# WHAT THE TASK REQUIRES
Provide the data again in its entirety, exactly as given.

# THE INPUT
——

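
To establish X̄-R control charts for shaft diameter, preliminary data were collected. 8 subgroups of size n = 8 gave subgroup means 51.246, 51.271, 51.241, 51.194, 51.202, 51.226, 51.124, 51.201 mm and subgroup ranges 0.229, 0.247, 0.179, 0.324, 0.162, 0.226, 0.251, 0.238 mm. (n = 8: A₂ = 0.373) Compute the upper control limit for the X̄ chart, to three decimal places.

51.300

X̄̄ = (51.246 + 51.271 + 51.241 + 51.194 + 51.202 + 51.226 + 51.124 + 51.201) / 8 = 409.7050 / 8 = 51.2131
R̄ = (0.229 + 0.247 + 0.179 + 0.324 + 0.162 + 0.226 + 0.251 + 0.238) / 8 = 1.8560 / 8 = 0.2320
UCL = X̄̄ + A₂·R̄ = 51.2131 + 0.373 × 0.2320 = 51.2997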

——

# FINISHED TASK
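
To establish X̄-R control charts for shaft diameter, preliminary data were collected. 8 subgroups of size n = 8 gave subgroup means 51.246, 51.271, 51.241, 51.194, 51.202, 51.226, 51.124, 51.201 mm and subgroup ranges 0.229, 0.247, 0.179, 0.324, 0.162, 0.226, 0.251, 0.238 mm. (n = 8: A₂ = 0.373) Compute the upper control limit for the X̄ chart, to three decimal places.

51.300

X̄̄ = (51.246 + 51.271 + 51.241 + 51.194 + 51.202 + 51.226 + 51.124 + 51.201) / 8 = 409.7050 / 8 = 51.2131
R̄ = (0.229 + 0.247 + 0.179 + 0.324 + 0.162 + 0.226 + 0.251 + 0.238) / 8 = 1.8560 / 8 = 0.2320
UCL = X̄̄ + A₂·R̄ = 51.2131 + 0.373 × 0.2320 = 51.2997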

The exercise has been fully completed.